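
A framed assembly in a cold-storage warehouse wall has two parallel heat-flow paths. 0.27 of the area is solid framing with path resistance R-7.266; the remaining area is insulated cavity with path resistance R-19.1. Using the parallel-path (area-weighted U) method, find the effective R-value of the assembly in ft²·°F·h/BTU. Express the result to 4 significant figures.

U_eff = 0.73/19.1 + 0.27/7.266 = 0.03822 + 0.037159 = 0.075379
R_eff = 1/U_eff = 13.266 ft²·°F·h/BTU

13.27 ft²·°F·h/BTU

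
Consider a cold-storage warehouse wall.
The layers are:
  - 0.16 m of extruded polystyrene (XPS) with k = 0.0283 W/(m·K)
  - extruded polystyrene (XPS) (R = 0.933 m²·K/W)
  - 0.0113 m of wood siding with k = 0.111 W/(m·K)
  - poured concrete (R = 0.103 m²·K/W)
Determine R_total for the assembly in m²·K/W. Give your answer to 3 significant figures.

0.16/0.0283 = 5.654
0.0113/0.111 = 0.1018
R_total = 5.654 + 0.933 + 0.1018 + 0.103 = 6.792 m²·K/W

6.79 m²·K/W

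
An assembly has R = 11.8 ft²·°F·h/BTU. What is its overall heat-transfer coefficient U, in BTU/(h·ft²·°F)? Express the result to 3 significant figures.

0.0847 BTU/(h·ft²·°F)

U = 1/R = 1/11.8 = 0.08475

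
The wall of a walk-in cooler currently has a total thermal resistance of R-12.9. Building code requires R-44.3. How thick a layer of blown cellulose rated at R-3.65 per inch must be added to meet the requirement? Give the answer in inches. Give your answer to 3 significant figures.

8.60 in

ΔR = 44.3 − 12.9 = 31.4 ft²·°F·h/BTU
L = ΔR / (R/in) = 31.4/3.65 = 8.603 in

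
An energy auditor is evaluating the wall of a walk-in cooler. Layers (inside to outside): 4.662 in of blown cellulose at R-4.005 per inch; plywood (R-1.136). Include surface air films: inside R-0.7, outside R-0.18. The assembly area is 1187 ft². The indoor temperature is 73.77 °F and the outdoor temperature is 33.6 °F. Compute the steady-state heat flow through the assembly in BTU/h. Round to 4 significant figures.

4.662 × 4.005 = 18.671
R_total = 0.7 + 18.671 + 1.136 + 0.18 = 20.687 ft²·°F·h/BTU
Q = A·ΔT/R = 1187 × (73.77 − 33.6) / 20.687 = 2304.9 BTU/h

2305 BTU/h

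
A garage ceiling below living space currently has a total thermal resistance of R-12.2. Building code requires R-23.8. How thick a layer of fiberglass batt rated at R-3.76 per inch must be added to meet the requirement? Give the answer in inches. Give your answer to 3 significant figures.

ΔR = 23.8 − 12.2 = 11.6 ft²·°F·h/BTU
L = ΔR / (R/in) = 11.6/3.76 = 3.085 in

3.09 in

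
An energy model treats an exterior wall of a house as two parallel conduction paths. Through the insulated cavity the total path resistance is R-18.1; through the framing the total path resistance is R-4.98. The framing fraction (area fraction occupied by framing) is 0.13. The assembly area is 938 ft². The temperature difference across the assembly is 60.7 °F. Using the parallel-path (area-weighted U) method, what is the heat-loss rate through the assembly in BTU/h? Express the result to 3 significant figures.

4220 BTU/h

U_eff = 0.87/18.1 + 0.13/4.98 = 0.04807 + 0.0261 = 0.07417
R_eff = 1/U_eff = 13.48 ft²·°F·h/BTU
Q = 938 × 60.7 / 13.48 = 4223 BTU/h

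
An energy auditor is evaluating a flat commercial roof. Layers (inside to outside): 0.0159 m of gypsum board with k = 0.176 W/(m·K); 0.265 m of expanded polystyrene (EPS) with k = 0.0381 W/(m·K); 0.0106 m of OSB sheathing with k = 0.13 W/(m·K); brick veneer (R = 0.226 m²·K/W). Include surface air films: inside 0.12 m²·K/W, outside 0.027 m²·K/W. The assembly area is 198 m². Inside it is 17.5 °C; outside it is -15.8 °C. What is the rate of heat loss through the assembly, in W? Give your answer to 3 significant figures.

879 W

0.0159/0.176 = 0.09034
0.265/0.0381 = 6.955
0.0106/0.13 = 0.08154
R_total = 0.12 + 0.09034 + 6.955 + 0.08154 + 0.226 + 0.027 = 7.5 m²·K/W
Q = A·ΔT/R = 198 × (17.5 − (-15.8)) / 7.5 = 879.1 W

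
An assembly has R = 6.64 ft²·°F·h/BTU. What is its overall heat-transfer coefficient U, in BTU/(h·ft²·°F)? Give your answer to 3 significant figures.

U = 1/R = 1/6.64 = 0.1506

0.151 BTU/(h·ft²·°F)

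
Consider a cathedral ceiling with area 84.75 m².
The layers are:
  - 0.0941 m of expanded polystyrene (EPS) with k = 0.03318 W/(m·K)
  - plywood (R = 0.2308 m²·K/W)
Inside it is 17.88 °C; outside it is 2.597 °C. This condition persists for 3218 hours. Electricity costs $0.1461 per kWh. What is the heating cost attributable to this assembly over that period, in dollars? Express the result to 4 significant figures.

0.0941/0.03318 = 2.836
R_total = 2.836 + 0.2308 = 3.0668 m²·K/W
Q = 84.75 × (17.88 − 2.597) / 3.0668 = 422.33 W
E = 422.33 W × 3218 h / 1000 = 1359.1 kWh
Cost = 1359.1 × 0.1461 = $198.56

198.6 dollars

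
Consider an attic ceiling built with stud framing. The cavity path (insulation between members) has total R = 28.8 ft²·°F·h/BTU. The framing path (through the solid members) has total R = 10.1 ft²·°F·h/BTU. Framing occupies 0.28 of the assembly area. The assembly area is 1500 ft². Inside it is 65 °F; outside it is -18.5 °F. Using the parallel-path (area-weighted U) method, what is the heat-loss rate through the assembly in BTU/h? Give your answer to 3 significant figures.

6600 BTU/h

U_eff = 0.72/28.8 + 0.28/10.1 = 0.025 + 0.02772 = 0.05272
R_eff = 1/U_eff = 18.97 ft²·°F·h/BTU
Q = 1500 × (65 − (-18.5)) / 18.97 = 6604 BTU/h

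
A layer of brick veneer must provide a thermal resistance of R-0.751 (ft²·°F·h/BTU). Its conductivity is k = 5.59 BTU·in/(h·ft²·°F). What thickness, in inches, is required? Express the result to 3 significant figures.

L = R × k = 0.751 × 5.59 = 4.198 in

4.20 in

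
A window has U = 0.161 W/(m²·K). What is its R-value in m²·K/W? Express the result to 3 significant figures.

R = 1/U = 1/0.161 = 6.211

6.21 m²·K/W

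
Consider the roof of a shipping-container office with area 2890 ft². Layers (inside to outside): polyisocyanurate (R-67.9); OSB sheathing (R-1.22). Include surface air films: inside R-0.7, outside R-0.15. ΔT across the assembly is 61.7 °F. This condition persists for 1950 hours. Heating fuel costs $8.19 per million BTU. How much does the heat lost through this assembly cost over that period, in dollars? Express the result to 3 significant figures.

40.7 dollars

R_total = 0.7 + 67.9 + 1.22 + 0.15 = 69.97 ft²·°F·h/BTU
Q = 2890 × 61.7 / 69.97 = 2548 BTU/h
E = 2548 × 1950 = 4969000 BTU
Cost = 4969000/10⁶ × 8.19 = $40.7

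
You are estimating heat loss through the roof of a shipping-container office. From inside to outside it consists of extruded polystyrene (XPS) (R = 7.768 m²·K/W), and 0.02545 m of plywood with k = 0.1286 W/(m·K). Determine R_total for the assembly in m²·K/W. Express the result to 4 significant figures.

7.966 m²·K/W

0.02545/0.1286 = 0.1979
R_total = 7.768 + 0.1979 = 7.9659 m²·K/W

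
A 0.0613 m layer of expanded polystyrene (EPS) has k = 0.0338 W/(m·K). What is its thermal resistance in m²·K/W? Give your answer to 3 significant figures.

1.81 m²·K/W

R = L/k = 0.0613/0.0338 = 1.814 m²·K/W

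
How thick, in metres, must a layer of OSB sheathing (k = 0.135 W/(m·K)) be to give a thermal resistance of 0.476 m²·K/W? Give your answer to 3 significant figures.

0.0643 m

L = R·k = 0.476 × 0.135 = 0.06426 m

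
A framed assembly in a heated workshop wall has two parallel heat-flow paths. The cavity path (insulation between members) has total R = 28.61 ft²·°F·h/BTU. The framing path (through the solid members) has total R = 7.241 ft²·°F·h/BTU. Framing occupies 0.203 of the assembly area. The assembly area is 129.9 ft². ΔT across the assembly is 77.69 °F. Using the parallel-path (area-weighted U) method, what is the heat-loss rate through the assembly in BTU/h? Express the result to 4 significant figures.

U_eff = 0.797/28.61 + 0.203/7.241 = 0.027857 + 0.028035 = 0.055892
R_eff = 1/U_eff = 17.892 ft²·°F·h/BTU
Q = 129.9 × 77.69 / 17.892 = 564.06 BTU/h

564.1 BTU/h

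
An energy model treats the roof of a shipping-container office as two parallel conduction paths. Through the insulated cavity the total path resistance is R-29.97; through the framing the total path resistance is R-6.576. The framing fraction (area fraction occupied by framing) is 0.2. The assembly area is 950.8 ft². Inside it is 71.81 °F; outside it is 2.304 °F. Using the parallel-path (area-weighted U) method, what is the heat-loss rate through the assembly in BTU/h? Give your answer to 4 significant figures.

U_eff = 0.8/29.97 + 0.2/6.576 = 0.026693 + 0.030414 = 0.057107
R_eff = 1/U_eff = 17.511 ft²·°F·h/BTU
Q = 950.8 × (71.81 − 2.304) / 17.511 = 3774 BTU/h

3774 BTU/h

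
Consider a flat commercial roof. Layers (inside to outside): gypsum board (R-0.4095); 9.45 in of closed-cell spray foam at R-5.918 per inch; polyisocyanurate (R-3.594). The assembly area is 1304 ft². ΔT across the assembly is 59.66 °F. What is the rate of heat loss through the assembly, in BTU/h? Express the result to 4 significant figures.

1298 BTU/h

9.45 × 5.918 = 55.925
R_total = 0.4095 + 55.925 + 3.594 = 59.929 ft²·°F·h/BTU
Q = A·ΔT/R = 1304 × 59.66 / 59.929 = 1298.2 BTU/h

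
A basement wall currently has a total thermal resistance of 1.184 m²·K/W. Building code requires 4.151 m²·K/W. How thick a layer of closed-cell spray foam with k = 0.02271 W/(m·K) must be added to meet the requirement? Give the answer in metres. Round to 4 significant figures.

ΔR = 4.151 − 1.184 = 2.967 m²·K/W
L = ΔR × k = 2.967 × 0.02271 = 0.067381 m

0.06738 m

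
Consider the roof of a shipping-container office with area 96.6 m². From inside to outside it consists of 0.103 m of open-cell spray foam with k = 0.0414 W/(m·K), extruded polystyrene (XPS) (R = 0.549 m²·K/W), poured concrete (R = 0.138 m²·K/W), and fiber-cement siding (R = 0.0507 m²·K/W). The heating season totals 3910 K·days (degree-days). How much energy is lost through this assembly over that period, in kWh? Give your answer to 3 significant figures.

0.103/0.0414 = 2.488
R_total = 2.488 + 0.549 + 0.138 + 0.0507 = 3.226 m²·K/W
E = A × HDD × 24 / R / 1000 = 96.6 × 3910 × 24 / 3.226 / 1000 = 2810 kWh

2810 kWh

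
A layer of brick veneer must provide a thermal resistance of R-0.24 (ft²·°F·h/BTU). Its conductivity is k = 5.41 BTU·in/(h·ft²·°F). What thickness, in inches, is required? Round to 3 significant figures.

L = R × k = 0.24 × 5.41 = 1.298 in

1.30 in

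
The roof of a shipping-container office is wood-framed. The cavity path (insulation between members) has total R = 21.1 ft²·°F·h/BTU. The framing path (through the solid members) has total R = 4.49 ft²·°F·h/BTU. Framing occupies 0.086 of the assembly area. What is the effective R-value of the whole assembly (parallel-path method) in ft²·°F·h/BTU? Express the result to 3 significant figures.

U_eff = 0.914/21.1 + 0.086/4.49 = 0.04332 + 0.01915 = 0.06247
R_eff = 1/U_eff = 16.01 ft²·°F·h/BTU

16.0 ft²·°F·h/BTU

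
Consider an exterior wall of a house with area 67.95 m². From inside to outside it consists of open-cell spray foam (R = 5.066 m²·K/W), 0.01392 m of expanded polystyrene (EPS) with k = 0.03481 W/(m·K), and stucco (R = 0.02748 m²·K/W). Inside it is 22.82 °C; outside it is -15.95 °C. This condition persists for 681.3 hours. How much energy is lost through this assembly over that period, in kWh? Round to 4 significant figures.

326.7 kWh

0.01392/0.03481 = 0.39989
R_total = 5.066 + 0.39989 + 0.02748 = 5.4934 m²·K/W
Q = 67.95 × (22.82 − (-15.95)) / 5.4934 = 479.56 W
E = 479.56 W × 681.3 h / 1000 = 326.73 kWh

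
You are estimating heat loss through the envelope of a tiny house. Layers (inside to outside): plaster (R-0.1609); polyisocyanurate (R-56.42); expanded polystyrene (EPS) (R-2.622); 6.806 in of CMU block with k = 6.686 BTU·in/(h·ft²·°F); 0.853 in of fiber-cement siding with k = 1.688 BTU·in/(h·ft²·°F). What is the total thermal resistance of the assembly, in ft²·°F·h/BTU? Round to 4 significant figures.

60.73 ft²·°F·h/BTU

6.806/6.686 = 1.0179
0.853/1.688 = 0.50533
R_total = 0.1609 + 56.42 + 2.622 + 1.0179 + 0.50533 = 60.726 ft²·°F·h/BTU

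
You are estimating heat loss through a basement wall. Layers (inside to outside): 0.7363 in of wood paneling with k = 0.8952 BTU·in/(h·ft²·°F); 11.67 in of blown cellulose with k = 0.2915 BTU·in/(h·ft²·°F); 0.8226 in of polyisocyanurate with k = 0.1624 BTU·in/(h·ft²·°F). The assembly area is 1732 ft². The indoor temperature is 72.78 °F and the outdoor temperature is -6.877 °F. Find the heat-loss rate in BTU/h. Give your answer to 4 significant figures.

3004 BTU/h

0.7363/0.8952 = 0.8225
11.67/0.2915 = 40.034
0.8226/0.1624 = 5.0653
R_total = 0.8225 + 40.034 + 5.0653 = 45.922 ft²·°F·h/BTU
Q = A·ΔT/R = 1732 × (72.78 − (-6.877)) / 45.922 = 3004.3 BTU/h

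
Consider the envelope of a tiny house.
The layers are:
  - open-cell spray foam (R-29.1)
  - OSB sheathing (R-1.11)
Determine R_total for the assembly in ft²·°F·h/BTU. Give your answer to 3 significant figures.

30.2 ft²·°F·h/BTU

R_total = 29.1 + 1.11 = 30.21 ft²·°F·h/BTU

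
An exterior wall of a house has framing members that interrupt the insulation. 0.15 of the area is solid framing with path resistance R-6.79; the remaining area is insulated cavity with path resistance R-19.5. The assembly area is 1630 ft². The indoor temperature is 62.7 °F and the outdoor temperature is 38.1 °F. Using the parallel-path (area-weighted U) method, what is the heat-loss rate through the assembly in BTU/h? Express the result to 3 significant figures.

U_eff = 0.85/19.5 + 0.15/6.79 = 0.04359 + 0.02209 = 0.06568
R_eff = 1/U_eff = 15.23 ft²·°F·h/BTU
Q = 1630 × (62.7 − 38.1) / 15.23 = 2634 BTU/h

2630 BTU/h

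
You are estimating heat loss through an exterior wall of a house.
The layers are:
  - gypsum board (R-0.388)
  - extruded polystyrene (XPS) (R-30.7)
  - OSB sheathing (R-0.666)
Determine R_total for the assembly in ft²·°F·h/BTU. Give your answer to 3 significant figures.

31.8 ft²·°F·h/BTU

R_total = 0.388 + 30.7 + 0.666 = 31.75 ft²·°F·h/BTU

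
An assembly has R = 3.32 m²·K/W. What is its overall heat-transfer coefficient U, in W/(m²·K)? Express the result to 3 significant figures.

0.301 W/(m²·K)

U = 1/R = 1/3.32 = 0.3012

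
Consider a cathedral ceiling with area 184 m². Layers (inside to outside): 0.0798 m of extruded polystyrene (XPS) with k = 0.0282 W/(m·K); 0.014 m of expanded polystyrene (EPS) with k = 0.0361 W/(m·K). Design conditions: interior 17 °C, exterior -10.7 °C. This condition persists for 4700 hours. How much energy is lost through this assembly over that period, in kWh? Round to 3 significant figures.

7440 kWh

0.0798/0.0282 = 2.83
0.014/0.0361 = 0.3878
R_total = 2.83 + 0.3878 = 3.218 m²·K/W
Q = 184 × (17 − (-10.7)) / 3.218 = 1584 W
E = 1584 W × 4700 h / 1000 = 7445 kWh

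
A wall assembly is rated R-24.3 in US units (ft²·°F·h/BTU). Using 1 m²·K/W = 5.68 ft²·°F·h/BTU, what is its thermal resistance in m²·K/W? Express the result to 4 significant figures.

4.278 m²·K/W

R_SI = 24.3/5.68 = 4.2782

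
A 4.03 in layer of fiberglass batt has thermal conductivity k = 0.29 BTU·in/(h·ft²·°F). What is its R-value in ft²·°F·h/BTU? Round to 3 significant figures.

13.9 ft²·°F·h/BTU

R = L/k = 4.03/0.29 = 13.9 ft²·°F·h/BTU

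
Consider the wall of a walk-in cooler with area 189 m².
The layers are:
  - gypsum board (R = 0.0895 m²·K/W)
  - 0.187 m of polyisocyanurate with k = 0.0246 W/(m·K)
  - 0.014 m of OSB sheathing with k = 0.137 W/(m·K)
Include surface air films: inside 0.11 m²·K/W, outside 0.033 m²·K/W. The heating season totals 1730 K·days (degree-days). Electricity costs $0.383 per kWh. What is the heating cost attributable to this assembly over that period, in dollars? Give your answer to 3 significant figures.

379 dollars

0.187/0.0246 = 7.602
0.014/0.137 = 0.1022
R_total = 0.11 + 0.0895 + 7.602 + 0.1022 + 0.033 = 7.936 m²·K/W
E = A × HDD × 24 / R / 1000 = 189 × 1730 × 24 / 7.936 / 1000 = 988.8 kWh
Cost = 988.8 × 0.383 = $378.7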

### Task to carry out
What you give back must be the stretch above, starting at the line with "- 0.187 m of" and ending at the line with "- 0.014 m of", copied exactly.

### Completed task
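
  - 0.187 m of polyisocyanurate with k = 0.0246 W/(m·K)
  - 0.014 m of OSB sheathing with k = 0.137 W/(m·K)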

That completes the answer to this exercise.